§ Task brief:
Search the entries below for the word "Answer", then copy each line in which it is found.

Extracted data entries

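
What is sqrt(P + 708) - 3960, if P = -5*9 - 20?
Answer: -3960 + sqrt(643) ≈ -3934.6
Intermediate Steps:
P = -65 (P = -45 - 20 = -65)
sqrt(P + 708) - 3960 = sqrt(-65 + 708) - 3960 = sqrt(643) - 3960 = -3960 + sqrt(643)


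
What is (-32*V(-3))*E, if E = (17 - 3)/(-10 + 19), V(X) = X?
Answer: 448/3 ≈ 149.33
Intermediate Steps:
E = 14/9 ≈ 1.5556
(-32*V(-3))*E = -32*(-3)*(14/9) = 96*(14/9) = 448/3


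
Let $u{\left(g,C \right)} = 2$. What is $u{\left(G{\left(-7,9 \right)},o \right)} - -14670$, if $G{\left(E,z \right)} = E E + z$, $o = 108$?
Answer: $14672$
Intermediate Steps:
$G{\left(E,z \right)} = z + E^{2}$ ($G{\left(E,z \right)} = E^{2} + z = z + E^{2}$)
$u{\left(G{\left(-7,9 \right)},o \right)} - -14670 = 2 - -14670 = 2 + 14670 = 14672$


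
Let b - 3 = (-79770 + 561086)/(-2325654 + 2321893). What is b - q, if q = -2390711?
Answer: 8990994038/3761 ≈ 2.3906e+6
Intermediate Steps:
b = -470033/3761 (b = 3 + (-79770 + 561086)/(-2325654 + 2321893) = 3 + 481316/(-3761) = 3 + 481316*(-1/3761) = 3 - 481316/3761 = -470033/3761 ≈ -124.98)
b - q = -470033/3761 - 1*(-2390711) = -470033/3761 + 2390711 = 8990994038/3761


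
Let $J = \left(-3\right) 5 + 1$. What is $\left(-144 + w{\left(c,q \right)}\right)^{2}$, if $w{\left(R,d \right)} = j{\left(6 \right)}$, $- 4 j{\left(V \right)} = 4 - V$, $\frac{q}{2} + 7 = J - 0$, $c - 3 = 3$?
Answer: $\frac{82369}{4} \approx 20592.0$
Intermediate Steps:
$c = 6$ ($c = 3 + 3 = 6$)
$J = -14$ ($J = -15 + 1 = -14$)
$q = -42$ ($q = -14 + 2 \left(-14 - 0\right) = -14 + 2 \left(-14 + 0\right) = -14 + 2 \left(-14\right) = -14 - 28 = -42$)
$j{\left(V \right)} = -1 + \frac{V}{4}$ ($j{\left(V \right)} = - \frac{4 - V}{4} = -1 + \frac{V}{4}$)
$w{\left(R,d \right)} = \frac{1}{2}$ ($w{\left(R,d \right)} = -1 + \frac{1}{4} \cdot 6 = -1 + \frac{3}{2} = \frac{1}{2}$)
$\left(-144 + w{\left(c,q \right)}\right)^{2} = \left(-144 + \frac{1}{2}\right)^{2} = \left(- \frac{287}{2}\right)^{2} = \frac{82369}{4}$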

§ Finished task:
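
Answer: -3960 + sqrt(643) ≈ -3934.6
Answer: 448/3 ≈ 149.33
Answer: $14672$
Answer: 8990994038/3761 ≈ 2.3906e+6
Answer: $\frac{82369}{4} \approx 20592.0$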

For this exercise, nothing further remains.